[RECORDS TO USE — start]

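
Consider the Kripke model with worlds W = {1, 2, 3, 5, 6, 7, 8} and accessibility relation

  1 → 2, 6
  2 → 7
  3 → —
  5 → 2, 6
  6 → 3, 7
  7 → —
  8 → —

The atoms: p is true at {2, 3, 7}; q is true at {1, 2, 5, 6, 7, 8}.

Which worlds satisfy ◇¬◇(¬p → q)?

{2, 6}

1: successors {2, 6}; ¬◇(¬p → q) there: 2:F, 6:F. ✗
2: successors {7}; ¬◇(¬p → q) there: 7:T. ✓
3: no successors, so ◇¬◇(¬p → q) fails. ✗
5: successors {2, 6}; ¬◇(¬p → q) there: 2:F, 6:F. ✗
6: successors {3, 7}; ¬◇(¬p → q) there: 3:T, 7:T. ✓
7: no successors, so ◇¬◇(¬p → q) fails. ✗
8: no successors, so ◇¬◇(¬p → q) fails. ✗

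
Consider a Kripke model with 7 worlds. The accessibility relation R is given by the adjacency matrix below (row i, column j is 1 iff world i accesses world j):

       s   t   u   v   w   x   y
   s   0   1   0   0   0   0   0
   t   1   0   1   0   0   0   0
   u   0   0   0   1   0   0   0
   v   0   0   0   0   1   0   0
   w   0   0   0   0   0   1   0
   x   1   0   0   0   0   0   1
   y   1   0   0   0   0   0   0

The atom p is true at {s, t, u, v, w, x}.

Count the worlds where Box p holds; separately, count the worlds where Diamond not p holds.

For Box p:
s: successors {t}; p there: t:T. ✓
t: successors {s, u}; p there: s:T, u:T. ✓
u: successors {v}; p there: v:T. ✓
v: successors {w}; p there: w:T. ✓
w: successors {x}; p there: x:T. ✓
x: successors {s, y}; p there: s:T, y:F. ✗
y: successors {s}; p there: s:T. ✓
— 6 worlds.
For Diamond not p:
s: successors {t}; not p there: t:F. ✗
t: successors {s, u}; not p there: s:F, u:F. ✗
u: successors {v}; not p there: v:F. ✗
v: successors {w}; not p there: w:F. ✗
w: successors {x}; not p there: x:F. ✗
x: successors {s, y}; not p there: s:F, y:T. ✓
y: successors {s}; not p there: s:F. ✗
— 1 world.

6 and 1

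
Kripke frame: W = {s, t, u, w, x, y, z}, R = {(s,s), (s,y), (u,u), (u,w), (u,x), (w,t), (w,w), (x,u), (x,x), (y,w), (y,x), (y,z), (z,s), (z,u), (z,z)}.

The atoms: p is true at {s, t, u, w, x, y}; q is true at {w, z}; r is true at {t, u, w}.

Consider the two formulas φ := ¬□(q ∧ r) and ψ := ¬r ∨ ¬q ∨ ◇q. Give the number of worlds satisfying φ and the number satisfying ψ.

For ¬□(q ∧ r):
s: □(q ∧ r) is F. ✓
t: □(q ∧ r) is T. ✗
u: □(q ∧ r) is F. ✓
w: □(q ∧ r) is F. ✓
x: □(q ∧ r) is F. ✓
y: □(q ∧ r) is F. ✓
z: □(q ∧ r) is F. ✓
— 6 worlds.
For ¬r ∨ ¬q ∨ ◇q:
s: ¬r ∨ ¬q is T, ◇q is F. ✓
t: ¬r ∨ ¬q is T, ◇q is F. ✓
u: ¬r ∨ ¬q is T, ◇q is T. ✓
w: ¬r ∨ ¬q is F, ◇q is T. ✓
x: ¬r ∨ ¬q is T, ◇q is F. ✓
y: ¬r ∨ ¬q is T, ◇q is T. ✓
z: ¬r ∨ ¬q is T, ◇q is T. ✓
— 7 worlds.

6 and 7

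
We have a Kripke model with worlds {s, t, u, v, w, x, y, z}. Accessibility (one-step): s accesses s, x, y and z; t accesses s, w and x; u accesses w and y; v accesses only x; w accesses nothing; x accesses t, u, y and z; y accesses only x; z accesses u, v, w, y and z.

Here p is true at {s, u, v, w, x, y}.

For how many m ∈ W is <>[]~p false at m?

5

s: successors {s, x, y, z}; []~p there: s:F, x:F, y:F, z:F. ✗
t: successors {s, w, x}; []~p there: s:F, w:T, x:F. ✓
u: successors {w, y}; []~p there: w:T, y:F. ✓
v: successors {x}; []~p there: x:F. ✗
w: no successors, so <>[]~p fails. ✗
x: successors {t, u, y, z}; []~p there: t:F, u:F, y:F, z:F. ✗
y: successors {x}; []~p there: x:F. ✗
z: successors {u, v, w, y, z}; []~p there: u:F, v:F, w:T, y:F, z:F. ✓
Satisfying worlds: {t, u, z}.
So <>[]~p fails at the other 5 worlds.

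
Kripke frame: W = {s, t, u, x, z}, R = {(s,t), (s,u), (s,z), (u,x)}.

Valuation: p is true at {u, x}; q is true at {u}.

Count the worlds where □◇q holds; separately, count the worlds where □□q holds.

3 and 4

For □◇q:
s: successors {t, u, z}; ◇q there: t:F, u:F, z:F. ✗
t: no successors, so □◇q holds vacuously. ✓
u: successors {x}; ◇q there: x:F. ✗
x: no successors, so □◇q holds vacuously. ✓
z: no successors, so □◇q holds vacuously. ✓
— 3 worlds.
For □□q:
s: successors {t, u, z}; □q there: t:T, u:F, z:T. ✗
t: no successors, so □□q holds vacuously. ✓
u: successors {x}; □q there: x:T. ✓
x: no successors, so □□q holds vacuously. ✓
z: no successors, so □□q holds vacuously. ✓
— 4 worlds.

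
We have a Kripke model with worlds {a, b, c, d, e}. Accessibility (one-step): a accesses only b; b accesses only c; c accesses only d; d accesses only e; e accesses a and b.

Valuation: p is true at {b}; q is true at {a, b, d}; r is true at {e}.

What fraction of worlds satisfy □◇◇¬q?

a: successors {b}; ◇◇¬q there: b:F. ✗
b: successors {c}; ◇◇¬q there: c:T. ✓
c: successors {d}; ◇◇¬q there: d:F. ✗
d: successors {e}; ◇◇¬q there: e:T. ✓
e: successors {a, b}; ◇◇¬q there: a:T, b:F. ✗
That's 2 of 5 worlds, so 2/5.

2/5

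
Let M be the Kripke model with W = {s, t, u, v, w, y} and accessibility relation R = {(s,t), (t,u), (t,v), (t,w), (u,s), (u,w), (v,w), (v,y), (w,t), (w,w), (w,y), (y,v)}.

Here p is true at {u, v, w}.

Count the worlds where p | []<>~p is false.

s: p is F, []<>~p is F. ✗
t: p is F, []<>~p is T. ✓
u: p is T, []<>~p is T. ✓
v: p is T, []<>~p is F. ✓
w: p is T, []<>~p is F. ✓
y: p is F, []<>~p is T. ✓
Satisfying worlds: {t, u, v, w, y}.
So p | []<>~p fails at the other 1 world.

1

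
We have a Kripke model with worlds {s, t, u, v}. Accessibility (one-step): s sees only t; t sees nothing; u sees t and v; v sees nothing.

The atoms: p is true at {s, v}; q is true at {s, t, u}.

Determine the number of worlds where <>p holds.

1

s: successors {t}; p there: t:F. ✗
t: no successors, so <>p fails. ✗
u: successors {t, v}; p there: t:F, v:T. ✓
v: no successors, so <>p fails. ✗
Satisfying worlds: {u}.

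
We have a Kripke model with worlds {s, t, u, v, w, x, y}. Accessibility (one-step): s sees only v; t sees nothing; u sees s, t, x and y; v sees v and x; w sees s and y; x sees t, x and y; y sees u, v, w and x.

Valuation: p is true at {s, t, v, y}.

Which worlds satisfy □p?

{s, t, w}

s: successors {v}; p there: v:T. ✓
t: no successors, so □p holds vacuously. ✓
u: successors {s, t, x, y}; p there: s:T, t:T, x:F, y:T. ✗
v: successors {v, x}; p there: v:T, x:F. ✗
w: successors {s, y}; p there: s:T, y:T. ✓
x: successors {t, x, y}; p there: t:T, x:F, y:T. ✗
y: successors {u, v, w, x}; p there: u:F, v:T, w:F, x:F. ✗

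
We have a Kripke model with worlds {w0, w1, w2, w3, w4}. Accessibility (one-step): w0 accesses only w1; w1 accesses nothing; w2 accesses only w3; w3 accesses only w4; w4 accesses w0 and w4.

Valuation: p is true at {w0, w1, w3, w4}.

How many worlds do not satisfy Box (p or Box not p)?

w0: successors {w1}; p or Box not p there: w1:T. ✓
w1: no successors, so Box (p or Box not p) holds vacuously. ✓
w2: successors {w3}; p or Box not p there: w3:T. ✓
w3: successors {w4}; p or Box not p there: w4:T. ✓
w4: successors {w0, w4}; p or Box not p there: w0:T, w4:T. ✓
Satisfying worlds: {w0, w1, w2, w3, w4}.
So Box (p or Box not p) fails at the other 0 worlds.

0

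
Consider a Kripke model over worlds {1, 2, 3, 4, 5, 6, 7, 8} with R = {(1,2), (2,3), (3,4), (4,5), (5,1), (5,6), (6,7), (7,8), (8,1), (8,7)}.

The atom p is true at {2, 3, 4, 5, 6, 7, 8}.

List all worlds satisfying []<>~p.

{4, 7}

1: successors {2}; <>~p there: 2:F. ✗
2: successors {3}; <>~p there: 3:F. ✗
3: successors {4}; <>~p there: 4:F. ✗
4: successors {5}; <>~p there: 5:T. ✓
5: successors {1, 6}; <>~p there: 1:F, 6:F. ✗
6: successors {7}; <>~p there: 7:F. ✗
7: successors {8}; <>~p there: 8:T. ✓
8: successors {1, 7}; <>~p there: 1:F, 7:F. ✗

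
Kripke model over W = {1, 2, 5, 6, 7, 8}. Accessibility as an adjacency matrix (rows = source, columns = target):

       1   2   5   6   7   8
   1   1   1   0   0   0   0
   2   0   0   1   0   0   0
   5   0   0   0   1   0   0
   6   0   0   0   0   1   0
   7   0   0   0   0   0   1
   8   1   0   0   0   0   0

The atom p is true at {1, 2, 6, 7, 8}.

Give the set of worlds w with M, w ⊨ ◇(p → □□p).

1: successors {1, 2}; p → □□p there: 1:F, 2:T. ✓
2: successors {5}; p → □□p there: 5:T. ✓
5: successors {6}; p → □□p there: 6:T. ✓
6: successors {7}; p → □□p there: 7:T. ✓
7: successors {8}; p → □□p there: 8:T. ✓
8: successors {1}; p → □□p there: 1:F. ✗

{1, 2, 5, 6, 7}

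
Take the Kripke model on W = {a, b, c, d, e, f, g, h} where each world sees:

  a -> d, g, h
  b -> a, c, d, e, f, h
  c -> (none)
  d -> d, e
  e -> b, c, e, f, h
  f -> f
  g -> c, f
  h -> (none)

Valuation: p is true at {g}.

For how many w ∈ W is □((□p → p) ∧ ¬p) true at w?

a: successors {d, g, h}; (□p → p) ∧ ¬p there: d:T, g:F, h:F. ✗
b: successors {a, c, d, e, f, h}; (□p → p) ∧ ¬p there: a:T, c:F, d:T, e:T, f:T, h:F. ✗
c: no successors, so □((□p → p) ∧ ¬p) holds vacuously. ✓
d: successors {d, e}; (□p → p) ∧ ¬p there: d:T, e:T. ✓
e: successors {b, c, e, f, h}; (□p → p) ∧ ¬p there: b:T, c:F, e:T, f:T, h:F. ✗
f: successors {f}; (□p → p) ∧ ¬p there: f:T. ✓
g: successors {c, f}; (□p → p) ∧ ¬p there: c:F, f:T. ✗
h: no successors, so □((□p → p) ∧ ¬p) holds vacuously. ✓
Satisfying worlds: {c, d, f, h}.

4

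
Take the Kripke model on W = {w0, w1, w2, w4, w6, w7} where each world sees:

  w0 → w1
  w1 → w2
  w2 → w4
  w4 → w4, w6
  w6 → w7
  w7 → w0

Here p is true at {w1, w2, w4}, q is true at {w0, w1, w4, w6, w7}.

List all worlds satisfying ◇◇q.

{w1, w2, w4, w6, w7}

w0: successors {w1}; ◇q there: w1:F. ✗
w1: successors {w2}; ◇q there: w2:T. ✓
w2: successors {w4}; ◇q there: w4:T. ✓
w4: successors {w4, w6}; ◇q there: w4:T, w6:T. ✓
w6: successors {w7}; ◇q there: w7:T. ✓
w7: successors {w0}; ◇q there: w0:T. ✓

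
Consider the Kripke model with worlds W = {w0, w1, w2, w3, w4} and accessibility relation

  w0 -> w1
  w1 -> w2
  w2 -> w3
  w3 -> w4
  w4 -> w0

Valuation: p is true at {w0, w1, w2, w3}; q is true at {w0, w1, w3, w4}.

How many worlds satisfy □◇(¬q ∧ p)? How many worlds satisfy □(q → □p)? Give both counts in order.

1 and 4

For □◇(¬q ∧ p):
w0: successors {w1}; ◇(¬q ∧ p) there: w1:T. ✓
w1: successors {w2}; ◇(¬q ∧ p) there: w2:F. ✗
w2: successors {w3}; ◇(¬q ∧ p) there: w3:F. ✗
w3: successors {w4}; ◇(¬q ∧ p) there: w4:F. ✗
w4: successors {w0}; ◇(¬q ∧ p) there: w0:F. ✗
— 1 world.
For □(q → □p):
w0: successors {w1}; q → □p there: w1:T. ✓
w1: successors {w2}; q → □p there: w2:T. ✓
w2: successors {w3}; q → □p there: w3:F. ✗
w3: successors {w4}; q → □p there: w4:T. ✓
w4: successors {w0}; q → □p there: w0:T. ✓
— 4 worlds.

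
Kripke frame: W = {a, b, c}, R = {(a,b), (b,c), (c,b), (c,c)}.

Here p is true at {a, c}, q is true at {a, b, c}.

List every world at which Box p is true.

{b}

a: successors {b}; p there: b:F. ✗
b: successors {c}; p there: c:T. ✓
c: successors {b, c}; p there: b:F, c:T. ✗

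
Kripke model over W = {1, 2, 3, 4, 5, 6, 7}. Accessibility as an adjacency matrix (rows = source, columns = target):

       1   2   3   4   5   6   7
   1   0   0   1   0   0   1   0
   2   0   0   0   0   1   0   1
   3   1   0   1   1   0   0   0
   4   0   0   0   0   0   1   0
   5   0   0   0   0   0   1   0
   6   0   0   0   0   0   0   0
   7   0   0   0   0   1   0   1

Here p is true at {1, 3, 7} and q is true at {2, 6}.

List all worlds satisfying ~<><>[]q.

{4, 5, 6}

1: <><>[]q is T. ✗
2: <><>[]q is T. ✗
3: <><>[]q is T. ✗
4: <><>[]q is F. ✓
5: <><>[]q is F. ✓
6: <><>[]q is F. ✓
7: <><>[]q is T. ✗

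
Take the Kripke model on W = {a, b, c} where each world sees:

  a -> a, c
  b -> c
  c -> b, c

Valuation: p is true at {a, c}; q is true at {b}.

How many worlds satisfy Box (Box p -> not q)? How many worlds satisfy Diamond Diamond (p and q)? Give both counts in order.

2 and 0

For Box (Box p -> not q):
a: successors {a, c}; Box p -> not q there: a:T, c:T. ✓
b: successors {c}; Box p -> not q there: c:T. ✓
c: successors {b, c}; Box p -> not q there: b:F, c:T. ✗
— 2 worlds.
For Diamond Diamond (p and q):
a: successors {a, c}; Diamond (p and q) there: a:F, c:F. ✗
b: successors {c}; Diamond (p and q) there: c:F. ✗
c: successors {b, c}; Diamond (p and q) there: b:F, c:F. ✗
— 0 worlds.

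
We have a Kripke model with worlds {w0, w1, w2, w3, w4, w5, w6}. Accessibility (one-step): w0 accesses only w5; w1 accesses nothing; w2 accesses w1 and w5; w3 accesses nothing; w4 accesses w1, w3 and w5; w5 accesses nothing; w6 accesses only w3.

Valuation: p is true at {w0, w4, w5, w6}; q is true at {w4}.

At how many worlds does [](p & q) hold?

3

w0: successors {w5}; p & q there: w5:F. ✗
w1: no successors, so [](p & q) holds vacuously. ✓
w2: successors {w1, w5}; p & q there: w1:F, w5:F. ✗
w3: no successors, so [](p & q) holds vacuously. ✓
w4: successors {w1, w3, w5}; p & q there: w1:F, w3:F, w5:F. ✗
w5: no successors, so [](p & q) holds vacuously. ✓
w6: successors {w3}; p & q there: w3:F. ✗
Satisfying worlds: {w1, w3, w5}.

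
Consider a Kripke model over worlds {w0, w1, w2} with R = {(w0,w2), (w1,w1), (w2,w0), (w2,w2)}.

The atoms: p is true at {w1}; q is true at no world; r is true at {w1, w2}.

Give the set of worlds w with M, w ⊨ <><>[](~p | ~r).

{w0, w2}

w0: successors {w2}; <>[](~p | ~r) there: w2:T. ✓
w1: successors {w1}; <>[](~p | ~r) there: w1:F. ✗
w2: successors {w0, w2}; <>[](~p | ~r) there: w0:T, w2:T. ✓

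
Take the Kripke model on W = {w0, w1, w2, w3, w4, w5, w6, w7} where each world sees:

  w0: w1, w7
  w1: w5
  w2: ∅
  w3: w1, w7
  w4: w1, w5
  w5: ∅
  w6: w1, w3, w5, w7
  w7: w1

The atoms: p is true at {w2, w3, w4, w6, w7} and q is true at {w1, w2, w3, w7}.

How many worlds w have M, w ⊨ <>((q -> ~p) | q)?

6

w0: successors {w1, w7}; (q -> ~p) | q there: w1:T, w7:T. ✓
w1: successors {w5}; (q -> ~p) | q there: w5:T. ✓
w2: no successors, so <>((q -> ~p) | q) fails. ✗
w3: successors {w1, w7}; (q -> ~p) | q there: w1:T, w7:T. ✓
w4: successors {w1, w5}; (q -> ~p) | q there: w1:T, w5:T. ✓
w5: no successors, so <>((q -> ~p) | q) fails. ✗
w6: successors {w1, w3, w5, w7}; (q -> ~p) | q there: w1:T, w3:T, w5:T, w7:T. ✓
w7: successors {w1}; (q -> ~p) | q there: w1:T. ✓
Satisfying worlds: {w0, w1, w3, w4, w6, w7}.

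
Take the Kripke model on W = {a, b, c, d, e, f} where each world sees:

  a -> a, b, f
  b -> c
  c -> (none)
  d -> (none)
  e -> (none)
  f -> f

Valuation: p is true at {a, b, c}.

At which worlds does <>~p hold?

a: successors {a, b, f}; ~p there: a:F, b:F, f:T. ✓
b: successors {c}; ~p there: c:F. ✗
c: no successors, so <>~p fails. ✗
d: no successors, so <>~p fails. ✗
e: no successors, so <>~p fails. ✗
f: successors {f}; ~p there: f:T. ✓

{a, f}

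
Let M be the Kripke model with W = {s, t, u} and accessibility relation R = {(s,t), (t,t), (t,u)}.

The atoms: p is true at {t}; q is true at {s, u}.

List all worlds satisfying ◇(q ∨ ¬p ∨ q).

{t}

s: successors {t}; q ∨ ¬p ∨ q there: t:F. ✗
t: successors {t, u}; q ∨ ¬p ∨ q there: t:F, u:T. ✓
u: no successors, so ◇(q ∨ ¬p ∨ q) fails. ✗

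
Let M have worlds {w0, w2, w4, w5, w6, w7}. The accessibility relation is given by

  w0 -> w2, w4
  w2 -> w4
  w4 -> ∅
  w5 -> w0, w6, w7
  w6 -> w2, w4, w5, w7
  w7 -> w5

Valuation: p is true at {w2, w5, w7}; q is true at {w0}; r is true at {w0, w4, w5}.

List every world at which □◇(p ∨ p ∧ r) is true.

{w4, w5, w7}

w0: successors {w2, w4}; ◇(p ∨ p ∧ r) there: w2:F, w4:F. ✗
w2: successors {w4}; ◇(p ∨ p ∧ r) there: w4:F. ✗
w4: no successors, so □◇(p ∨ p ∧ r) holds vacuously. ✓
w5: successors {w0, w6, w7}; ◇(p ∨ p ∧ r) there: w0:T, w6:T, w7:T. ✓
w6: successors {w2, w4, w5, w7}; ◇(p ∨ p ∧ r) there: w2:F, w4:F, w5:T, w7:T. ✗
w7: successors {w5}; ◇(p ∨ p ∧ r) there: w5:T. ✓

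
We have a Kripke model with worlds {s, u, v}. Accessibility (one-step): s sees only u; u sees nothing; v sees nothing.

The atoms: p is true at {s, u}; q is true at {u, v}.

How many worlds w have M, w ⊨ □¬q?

s: successors {u}; ¬q there: u:F. ✗
u: no successors, so □¬q holds vacuously. ✓
v: no successors, so □¬q holds vacuously. ✓
Satisfying worlds: {u, v}.

2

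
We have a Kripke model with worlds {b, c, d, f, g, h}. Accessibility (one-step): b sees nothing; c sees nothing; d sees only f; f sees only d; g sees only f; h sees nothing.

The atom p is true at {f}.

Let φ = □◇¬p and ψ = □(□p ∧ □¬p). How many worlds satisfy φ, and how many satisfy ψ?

5 and 3

For □◇¬p:
b: no successors, so □◇¬p holds vacuously. ✓
c: no successors, so □◇¬p holds vacuously. ✓
d: successors {f}; ◇¬p there: f:T. ✓
f: successors {d}; ◇¬p there: d:F. ✗
g: successors {f}; ◇¬p there: f:T. ✓
h: no successors, so □◇¬p holds vacuously. ✓
— 5 worlds.
For □(□p ∧ □¬p):
b: no successors, so □(□p ∧ □¬p) holds vacuously. ✓
c: no successors, so □(□p ∧ □¬p) holds vacuously. ✓
d: successors {f}; □p ∧ □¬p there: f:F. ✗
f: successors {d}; □p ∧ □¬p there: d:F. ✗
g: successors {f}; □p ∧ □¬p there: f:F. ✗
h: no successors, so □(□p ∧ □¬p) holds vacuously. ✓
— 3 worlds.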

[RECORDS TO USE — finish]

**WORK INSTRUCTIONS**
Please return only the lines above, starting at the line that has "d -> (none)" and ending at the line that has "w0 -> w2, w4", keeping both and leaving each one unchanged.

**OUTPUT FOR THIS EXERCISE**
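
  d -> (none)
  e -> (none)
  f -> f

Valuation: p is true at {a, b, c}.

At which worlds does <>~p hold?

a: successors {a, b, f}; ~p there: a:F, b:F, f:T. ✓
b: successors {c}; ~p there: c:F. ✗
c: no successors, so <>~p fails. ✗
d: no successors, so <>~p fails. ✗
e: no successors, so <>~p fails. ✗
f: successors {f}; ~p there: f:T. ✓

{a, f}

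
Let M be the Kripke model with W = {s, t, u} and accessibility relation R = {(s,t), (t,t), (t,u)}.

The atoms: p is true at {t}; q is true at {s, u}.

List all worlds satisfying ◇(q ∨ ¬p ∨ q).

{t}

s: successors {t}; q ∨ ¬p ∨ q there: t:F. ✗
t: successors {t, u}; q ∨ ¬p ∨ q there: t:F, u:T. ✓
u: no successors, so ◇(q ∨ ¬p ∨ q) fails. ✗

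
Let M have worlds {w0, w2, w4, w5, w6, w7}. The accessibility relation is given by

  w0 -> w2, w4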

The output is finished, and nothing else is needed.